→ **ABOUT THIS EXERCISE**
Print the lines that run from the line with "s2 --y--> s0, s2, s3" to the line with "From q0: on 0 go to q1; on 1 go to q2.", keeping both end lines, exactly as they appear in the entries below, and nothing else.

Start of AVAILABLE DATA

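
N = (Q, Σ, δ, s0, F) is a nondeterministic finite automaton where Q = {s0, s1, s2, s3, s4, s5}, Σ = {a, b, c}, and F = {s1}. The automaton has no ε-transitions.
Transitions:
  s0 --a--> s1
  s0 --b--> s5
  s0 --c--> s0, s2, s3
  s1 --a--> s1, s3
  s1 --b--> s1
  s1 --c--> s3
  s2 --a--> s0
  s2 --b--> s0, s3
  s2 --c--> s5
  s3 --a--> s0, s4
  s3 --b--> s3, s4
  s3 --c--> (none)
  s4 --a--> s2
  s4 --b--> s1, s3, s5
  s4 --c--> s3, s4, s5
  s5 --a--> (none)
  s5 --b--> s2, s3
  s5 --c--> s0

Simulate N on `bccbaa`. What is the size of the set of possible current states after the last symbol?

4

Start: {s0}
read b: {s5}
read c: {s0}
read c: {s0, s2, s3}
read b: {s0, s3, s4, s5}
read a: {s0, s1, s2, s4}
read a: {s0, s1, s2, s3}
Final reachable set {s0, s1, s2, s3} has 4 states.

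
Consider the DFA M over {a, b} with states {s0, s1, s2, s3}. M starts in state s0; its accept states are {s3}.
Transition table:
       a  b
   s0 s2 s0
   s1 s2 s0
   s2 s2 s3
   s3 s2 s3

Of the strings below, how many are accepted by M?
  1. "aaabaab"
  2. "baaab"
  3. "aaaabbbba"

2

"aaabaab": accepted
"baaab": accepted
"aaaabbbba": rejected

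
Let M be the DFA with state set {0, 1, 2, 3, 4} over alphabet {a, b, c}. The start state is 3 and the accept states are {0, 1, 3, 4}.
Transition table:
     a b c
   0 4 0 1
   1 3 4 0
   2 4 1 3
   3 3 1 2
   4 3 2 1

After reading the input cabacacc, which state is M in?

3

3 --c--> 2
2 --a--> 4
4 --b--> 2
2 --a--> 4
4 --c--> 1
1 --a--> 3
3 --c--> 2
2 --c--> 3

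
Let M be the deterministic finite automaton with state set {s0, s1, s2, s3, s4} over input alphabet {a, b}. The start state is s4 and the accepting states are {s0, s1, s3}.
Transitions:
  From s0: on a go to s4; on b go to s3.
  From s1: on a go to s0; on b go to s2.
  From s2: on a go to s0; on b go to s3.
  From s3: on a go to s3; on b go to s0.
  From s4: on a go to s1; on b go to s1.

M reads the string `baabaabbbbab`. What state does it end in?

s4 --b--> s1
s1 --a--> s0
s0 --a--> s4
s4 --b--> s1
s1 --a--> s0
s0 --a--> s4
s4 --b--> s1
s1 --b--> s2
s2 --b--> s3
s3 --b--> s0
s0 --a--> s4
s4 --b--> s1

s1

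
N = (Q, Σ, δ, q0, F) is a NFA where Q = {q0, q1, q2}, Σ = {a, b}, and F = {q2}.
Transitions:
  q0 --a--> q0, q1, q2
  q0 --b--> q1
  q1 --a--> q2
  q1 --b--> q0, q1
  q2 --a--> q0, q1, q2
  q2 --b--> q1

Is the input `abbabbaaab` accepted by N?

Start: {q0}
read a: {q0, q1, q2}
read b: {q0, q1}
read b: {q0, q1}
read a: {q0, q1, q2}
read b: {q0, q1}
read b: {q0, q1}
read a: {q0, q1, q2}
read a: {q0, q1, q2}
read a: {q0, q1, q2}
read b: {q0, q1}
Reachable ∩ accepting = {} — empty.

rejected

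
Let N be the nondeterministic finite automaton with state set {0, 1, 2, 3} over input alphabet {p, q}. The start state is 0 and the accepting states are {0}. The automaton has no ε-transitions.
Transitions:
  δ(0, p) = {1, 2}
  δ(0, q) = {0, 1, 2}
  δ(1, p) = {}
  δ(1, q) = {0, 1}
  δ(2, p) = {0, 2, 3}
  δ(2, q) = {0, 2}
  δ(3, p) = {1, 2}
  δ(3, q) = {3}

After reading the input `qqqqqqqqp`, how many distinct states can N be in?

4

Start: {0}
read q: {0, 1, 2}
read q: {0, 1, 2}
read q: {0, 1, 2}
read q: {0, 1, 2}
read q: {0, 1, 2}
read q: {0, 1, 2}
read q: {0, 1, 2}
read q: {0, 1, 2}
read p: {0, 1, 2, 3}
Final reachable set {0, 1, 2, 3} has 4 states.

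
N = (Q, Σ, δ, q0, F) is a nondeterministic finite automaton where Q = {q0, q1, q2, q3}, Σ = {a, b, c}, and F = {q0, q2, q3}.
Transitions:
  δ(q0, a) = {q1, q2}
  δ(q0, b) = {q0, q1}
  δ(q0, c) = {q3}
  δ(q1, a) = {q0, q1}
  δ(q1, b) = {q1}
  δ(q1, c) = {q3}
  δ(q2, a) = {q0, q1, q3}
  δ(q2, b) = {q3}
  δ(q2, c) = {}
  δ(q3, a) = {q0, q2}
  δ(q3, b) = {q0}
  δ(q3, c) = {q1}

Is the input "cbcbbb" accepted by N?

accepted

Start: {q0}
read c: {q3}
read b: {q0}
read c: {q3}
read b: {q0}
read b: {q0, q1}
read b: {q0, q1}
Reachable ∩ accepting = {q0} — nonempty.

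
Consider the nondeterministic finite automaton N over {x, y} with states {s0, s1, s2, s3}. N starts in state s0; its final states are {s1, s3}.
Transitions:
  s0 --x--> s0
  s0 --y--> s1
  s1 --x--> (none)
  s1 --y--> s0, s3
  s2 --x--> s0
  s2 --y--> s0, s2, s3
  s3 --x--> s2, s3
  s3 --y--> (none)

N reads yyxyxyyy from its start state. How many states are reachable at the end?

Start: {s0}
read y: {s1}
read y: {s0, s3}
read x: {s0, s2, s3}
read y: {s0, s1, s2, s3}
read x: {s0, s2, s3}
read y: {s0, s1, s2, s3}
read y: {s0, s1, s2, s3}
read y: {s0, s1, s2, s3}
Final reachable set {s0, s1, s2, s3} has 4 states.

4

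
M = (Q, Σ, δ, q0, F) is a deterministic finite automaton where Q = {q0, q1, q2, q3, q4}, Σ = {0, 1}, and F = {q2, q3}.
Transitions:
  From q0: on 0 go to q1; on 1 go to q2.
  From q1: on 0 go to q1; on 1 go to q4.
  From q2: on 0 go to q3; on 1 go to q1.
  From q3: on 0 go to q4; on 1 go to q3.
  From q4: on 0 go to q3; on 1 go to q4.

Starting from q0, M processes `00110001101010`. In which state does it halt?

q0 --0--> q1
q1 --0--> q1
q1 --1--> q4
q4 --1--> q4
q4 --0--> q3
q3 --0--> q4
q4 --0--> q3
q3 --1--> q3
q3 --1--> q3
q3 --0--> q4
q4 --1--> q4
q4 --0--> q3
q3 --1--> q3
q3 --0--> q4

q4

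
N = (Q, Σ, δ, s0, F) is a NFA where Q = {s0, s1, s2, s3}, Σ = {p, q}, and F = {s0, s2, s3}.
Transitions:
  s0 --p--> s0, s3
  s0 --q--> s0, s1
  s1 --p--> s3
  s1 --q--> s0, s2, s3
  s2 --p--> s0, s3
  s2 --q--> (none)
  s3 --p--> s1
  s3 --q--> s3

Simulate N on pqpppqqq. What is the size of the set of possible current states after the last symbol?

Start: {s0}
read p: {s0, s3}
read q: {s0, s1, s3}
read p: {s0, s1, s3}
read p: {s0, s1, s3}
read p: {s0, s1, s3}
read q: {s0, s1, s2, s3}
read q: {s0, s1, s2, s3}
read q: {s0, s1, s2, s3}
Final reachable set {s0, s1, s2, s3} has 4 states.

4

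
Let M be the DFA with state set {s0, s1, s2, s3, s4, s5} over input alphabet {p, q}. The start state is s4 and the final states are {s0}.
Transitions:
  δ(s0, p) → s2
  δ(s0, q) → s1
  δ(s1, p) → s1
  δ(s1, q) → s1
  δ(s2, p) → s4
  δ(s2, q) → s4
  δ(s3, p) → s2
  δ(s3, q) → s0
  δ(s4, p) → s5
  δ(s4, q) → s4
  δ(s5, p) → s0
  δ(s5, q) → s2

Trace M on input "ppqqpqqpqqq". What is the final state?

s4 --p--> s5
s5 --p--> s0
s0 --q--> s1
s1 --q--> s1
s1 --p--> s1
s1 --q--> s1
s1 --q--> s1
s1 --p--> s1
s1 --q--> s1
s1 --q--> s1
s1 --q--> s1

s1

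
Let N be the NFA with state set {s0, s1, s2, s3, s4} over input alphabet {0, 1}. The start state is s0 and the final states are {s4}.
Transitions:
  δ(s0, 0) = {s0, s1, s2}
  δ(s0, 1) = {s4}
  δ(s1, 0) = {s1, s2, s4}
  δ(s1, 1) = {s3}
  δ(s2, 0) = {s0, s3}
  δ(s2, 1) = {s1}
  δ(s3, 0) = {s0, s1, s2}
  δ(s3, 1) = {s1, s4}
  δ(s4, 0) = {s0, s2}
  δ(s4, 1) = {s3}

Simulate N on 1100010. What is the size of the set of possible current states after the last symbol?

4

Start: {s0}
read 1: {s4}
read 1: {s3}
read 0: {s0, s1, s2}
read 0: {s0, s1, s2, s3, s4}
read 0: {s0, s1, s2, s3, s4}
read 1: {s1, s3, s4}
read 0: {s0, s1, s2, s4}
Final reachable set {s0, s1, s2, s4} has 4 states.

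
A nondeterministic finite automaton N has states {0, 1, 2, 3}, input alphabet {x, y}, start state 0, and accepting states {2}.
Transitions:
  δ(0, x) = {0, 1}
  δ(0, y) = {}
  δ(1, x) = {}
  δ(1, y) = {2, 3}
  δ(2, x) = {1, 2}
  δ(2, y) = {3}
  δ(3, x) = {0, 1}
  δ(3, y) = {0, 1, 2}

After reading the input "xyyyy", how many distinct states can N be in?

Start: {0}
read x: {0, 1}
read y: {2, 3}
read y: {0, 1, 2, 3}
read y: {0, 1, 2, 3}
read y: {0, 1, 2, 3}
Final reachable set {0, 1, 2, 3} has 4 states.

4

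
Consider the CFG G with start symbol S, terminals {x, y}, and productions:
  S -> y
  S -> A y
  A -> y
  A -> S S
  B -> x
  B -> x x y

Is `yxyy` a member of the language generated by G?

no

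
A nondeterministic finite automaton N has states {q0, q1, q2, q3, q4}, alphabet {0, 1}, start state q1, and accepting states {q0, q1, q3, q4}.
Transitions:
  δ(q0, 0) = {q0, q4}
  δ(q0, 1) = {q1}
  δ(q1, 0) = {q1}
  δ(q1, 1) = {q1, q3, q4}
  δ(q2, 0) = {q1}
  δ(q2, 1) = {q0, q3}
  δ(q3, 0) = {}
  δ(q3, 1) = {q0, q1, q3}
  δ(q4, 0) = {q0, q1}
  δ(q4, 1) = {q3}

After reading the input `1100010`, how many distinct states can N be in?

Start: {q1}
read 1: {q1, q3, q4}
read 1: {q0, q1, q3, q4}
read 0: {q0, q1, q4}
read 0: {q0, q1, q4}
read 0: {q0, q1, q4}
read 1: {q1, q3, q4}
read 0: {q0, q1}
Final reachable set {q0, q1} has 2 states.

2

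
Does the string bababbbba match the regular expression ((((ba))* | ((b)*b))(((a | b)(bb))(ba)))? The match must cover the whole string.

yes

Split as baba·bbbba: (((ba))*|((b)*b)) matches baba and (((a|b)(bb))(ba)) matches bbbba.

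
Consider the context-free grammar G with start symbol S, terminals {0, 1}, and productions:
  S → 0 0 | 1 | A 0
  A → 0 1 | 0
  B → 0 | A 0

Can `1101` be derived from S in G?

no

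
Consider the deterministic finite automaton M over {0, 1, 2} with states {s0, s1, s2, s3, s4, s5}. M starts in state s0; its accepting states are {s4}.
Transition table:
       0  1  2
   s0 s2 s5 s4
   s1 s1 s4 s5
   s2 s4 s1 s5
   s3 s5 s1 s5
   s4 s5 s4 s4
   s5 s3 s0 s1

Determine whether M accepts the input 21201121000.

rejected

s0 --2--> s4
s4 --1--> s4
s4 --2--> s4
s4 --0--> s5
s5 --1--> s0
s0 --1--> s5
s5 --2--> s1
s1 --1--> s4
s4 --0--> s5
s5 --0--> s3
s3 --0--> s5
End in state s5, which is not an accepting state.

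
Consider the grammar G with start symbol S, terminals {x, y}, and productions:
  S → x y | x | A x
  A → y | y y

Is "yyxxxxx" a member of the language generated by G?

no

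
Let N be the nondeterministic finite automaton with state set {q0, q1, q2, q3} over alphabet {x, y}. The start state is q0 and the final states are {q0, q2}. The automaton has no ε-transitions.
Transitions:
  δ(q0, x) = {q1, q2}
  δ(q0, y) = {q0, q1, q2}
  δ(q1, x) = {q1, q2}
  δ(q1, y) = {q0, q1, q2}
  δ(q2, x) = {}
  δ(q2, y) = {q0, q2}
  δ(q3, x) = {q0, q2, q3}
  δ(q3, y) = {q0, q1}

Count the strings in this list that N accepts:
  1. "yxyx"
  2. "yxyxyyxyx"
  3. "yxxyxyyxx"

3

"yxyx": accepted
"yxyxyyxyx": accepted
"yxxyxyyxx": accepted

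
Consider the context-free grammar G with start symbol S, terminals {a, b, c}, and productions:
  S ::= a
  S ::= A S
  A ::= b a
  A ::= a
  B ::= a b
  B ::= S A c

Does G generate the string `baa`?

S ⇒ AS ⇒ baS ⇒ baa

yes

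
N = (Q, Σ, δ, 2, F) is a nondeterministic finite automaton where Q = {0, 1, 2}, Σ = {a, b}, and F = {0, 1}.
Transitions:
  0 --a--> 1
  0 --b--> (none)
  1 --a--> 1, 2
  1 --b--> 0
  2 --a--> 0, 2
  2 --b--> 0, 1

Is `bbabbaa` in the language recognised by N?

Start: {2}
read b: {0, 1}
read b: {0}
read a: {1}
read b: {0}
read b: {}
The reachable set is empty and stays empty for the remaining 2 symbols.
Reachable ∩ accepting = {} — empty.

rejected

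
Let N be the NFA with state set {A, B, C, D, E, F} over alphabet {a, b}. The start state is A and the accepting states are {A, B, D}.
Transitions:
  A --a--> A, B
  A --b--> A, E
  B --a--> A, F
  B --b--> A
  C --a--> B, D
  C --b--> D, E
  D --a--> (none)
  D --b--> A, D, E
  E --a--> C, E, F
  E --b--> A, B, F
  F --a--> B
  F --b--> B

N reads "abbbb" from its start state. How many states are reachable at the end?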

End of AVAILABLE DATA

→ **TASK OUTPUT**
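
  s2 --y--> s0, s2, s3
  s3 --x--> s2, s3
  s3 --y--> (none)

N reads yyxyxyyy from its start state. How many states are reachable at the end?

Start: {s0}
read y: {s1}
read y: {s0, s3}
read x: {s0, s2, s3}
read y: {s0, s1, s2, s3}
read x: {s0, s2, s3}
read y: {s0, s1, s2, s3}
read y: {s0, s1, s2, s3}
read y: {s0, s1, s2, s3}
Final reachable set {s0, s1, s2, s3} has 4 states.

4

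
M = (Q, Σ, δ, q0, F) is a deterministic finite automaton where Q = {q0, q1, q2, q3, q4}, Σ = {0, 1}, and F = {q2, q3}.
Transitions:
  From q0: on 0 go to q1; on 1 go to q2.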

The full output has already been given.